_What is being asked_
Each line from the beginning of the data below through the line containing "The following 6" should be repeated exactly, please.

_Source data_

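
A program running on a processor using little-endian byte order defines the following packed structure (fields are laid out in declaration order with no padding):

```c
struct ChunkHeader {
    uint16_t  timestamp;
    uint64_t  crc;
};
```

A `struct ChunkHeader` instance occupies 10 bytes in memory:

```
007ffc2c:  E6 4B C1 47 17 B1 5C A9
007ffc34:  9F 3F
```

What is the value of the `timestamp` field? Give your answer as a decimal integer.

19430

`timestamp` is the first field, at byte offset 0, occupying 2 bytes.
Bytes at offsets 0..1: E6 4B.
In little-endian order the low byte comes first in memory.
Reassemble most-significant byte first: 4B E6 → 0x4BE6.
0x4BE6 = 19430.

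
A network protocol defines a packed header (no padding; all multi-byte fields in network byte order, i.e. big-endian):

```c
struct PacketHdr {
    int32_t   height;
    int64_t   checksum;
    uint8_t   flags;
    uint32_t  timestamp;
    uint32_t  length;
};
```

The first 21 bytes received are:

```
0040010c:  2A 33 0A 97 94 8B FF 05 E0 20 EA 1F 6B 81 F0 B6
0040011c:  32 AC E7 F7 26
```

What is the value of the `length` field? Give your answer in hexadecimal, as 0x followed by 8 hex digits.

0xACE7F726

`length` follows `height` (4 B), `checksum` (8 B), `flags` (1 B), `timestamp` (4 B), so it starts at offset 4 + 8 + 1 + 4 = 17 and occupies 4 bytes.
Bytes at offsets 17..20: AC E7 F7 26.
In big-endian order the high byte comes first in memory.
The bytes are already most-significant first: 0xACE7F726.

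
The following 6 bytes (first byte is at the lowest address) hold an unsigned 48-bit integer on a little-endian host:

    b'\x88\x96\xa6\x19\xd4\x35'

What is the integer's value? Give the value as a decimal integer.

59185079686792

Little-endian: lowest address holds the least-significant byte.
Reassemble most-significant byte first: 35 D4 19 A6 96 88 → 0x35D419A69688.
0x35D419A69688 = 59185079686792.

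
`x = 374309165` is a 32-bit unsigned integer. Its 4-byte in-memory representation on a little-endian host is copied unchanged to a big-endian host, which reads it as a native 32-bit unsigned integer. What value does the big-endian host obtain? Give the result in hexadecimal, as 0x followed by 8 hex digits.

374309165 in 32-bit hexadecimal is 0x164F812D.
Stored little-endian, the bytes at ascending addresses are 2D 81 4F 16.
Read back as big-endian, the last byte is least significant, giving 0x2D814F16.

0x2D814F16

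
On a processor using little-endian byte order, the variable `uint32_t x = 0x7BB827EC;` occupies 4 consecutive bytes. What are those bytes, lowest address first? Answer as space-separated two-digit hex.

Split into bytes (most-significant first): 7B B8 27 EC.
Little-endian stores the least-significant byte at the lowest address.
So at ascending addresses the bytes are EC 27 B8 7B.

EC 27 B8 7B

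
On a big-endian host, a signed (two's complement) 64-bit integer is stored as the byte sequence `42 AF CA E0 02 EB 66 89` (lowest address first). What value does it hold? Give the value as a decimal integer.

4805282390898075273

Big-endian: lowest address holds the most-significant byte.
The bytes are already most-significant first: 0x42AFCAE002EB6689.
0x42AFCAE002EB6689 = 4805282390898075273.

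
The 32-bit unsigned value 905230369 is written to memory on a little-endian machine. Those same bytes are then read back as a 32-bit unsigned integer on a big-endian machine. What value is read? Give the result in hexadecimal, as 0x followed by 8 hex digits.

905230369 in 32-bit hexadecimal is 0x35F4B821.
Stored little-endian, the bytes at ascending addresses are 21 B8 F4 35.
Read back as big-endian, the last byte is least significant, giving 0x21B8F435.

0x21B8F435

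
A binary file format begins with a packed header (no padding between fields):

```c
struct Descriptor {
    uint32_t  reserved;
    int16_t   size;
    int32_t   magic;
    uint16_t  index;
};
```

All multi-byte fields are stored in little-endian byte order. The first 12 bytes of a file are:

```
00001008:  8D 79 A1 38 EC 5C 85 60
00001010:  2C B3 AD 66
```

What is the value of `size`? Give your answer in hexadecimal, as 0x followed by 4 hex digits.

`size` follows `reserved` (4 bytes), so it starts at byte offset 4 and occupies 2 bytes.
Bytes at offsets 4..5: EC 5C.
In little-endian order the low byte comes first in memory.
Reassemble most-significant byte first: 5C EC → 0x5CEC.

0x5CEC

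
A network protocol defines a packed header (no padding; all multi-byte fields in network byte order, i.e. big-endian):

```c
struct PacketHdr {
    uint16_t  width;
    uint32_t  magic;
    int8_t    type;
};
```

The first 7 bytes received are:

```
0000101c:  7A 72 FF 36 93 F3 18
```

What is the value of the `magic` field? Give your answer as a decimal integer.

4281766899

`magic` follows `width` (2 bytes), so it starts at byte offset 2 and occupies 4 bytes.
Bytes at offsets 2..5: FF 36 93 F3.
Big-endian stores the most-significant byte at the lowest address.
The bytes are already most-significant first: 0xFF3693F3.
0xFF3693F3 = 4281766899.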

_Response_
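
A program running on a processor using little-endian byte order defines the following packed structure (fields are laid out in declaration order with no padding):

```c
struct ChunkHeader {
    uint16_t  timestamp;
    uint64_t  crc;
};
```

A `struct ChunkHeader` instance occupies 10 bytes in memory:

```
007ffc2c:  E6 4B C1 47 17 B1 5C A9
007ffc34:  9F 3F
```

What is the value of the `timestamp` field? Give your answer as a decimal integer.

19430

`timestamp` is the first field, at byte offset 0, occupying 2 bytes.
Bytes at offsets 0..1: E6 4B.
In little-endian order the low byte comes first in memory.
Reassemble most-significant byte first: 4B E6 → 0x4BE6.
0x4BE6 = 19430.

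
A network protocol defines a packed header (no padding; all multi-byte fields in network byte order, i.e. big-endian):

```c
struct PacketHdr {
    int32_t   height;
    int64_t   checksum;
    uint8_t   flags;
    uint32_t  timestamp;
    uint32_t  length;
};
```

The first 21 bytes received are:

```
0040010c:  2A 33 0A 97 94 8B FF 05 E0 20 EA 1F 6B 81 F0 B6
0040011c:  32 AC E7 F7 26
```

What is the value of the `length` field? Give your answer in hexadecimal, as 0x followed by 8 hex digits.

0xACE7F726

`length` follows `height` (4 B), `checksum` (8 B), `flags` (1 B), `timestamp` (4 B), so it starts at offset 4 + 8 + 1 + 4 = 17 and occupies 4 bytes.
Bytes at offsets 17..20: AC E7 F7 26.
In big-endian order the high byte comes first in memory.
The bytes are already most-significant first: 0xACE7F726.

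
The following 6 bytes (first byte is at the lowest address) hold an unsigned 48-bit integer on a little-endian host: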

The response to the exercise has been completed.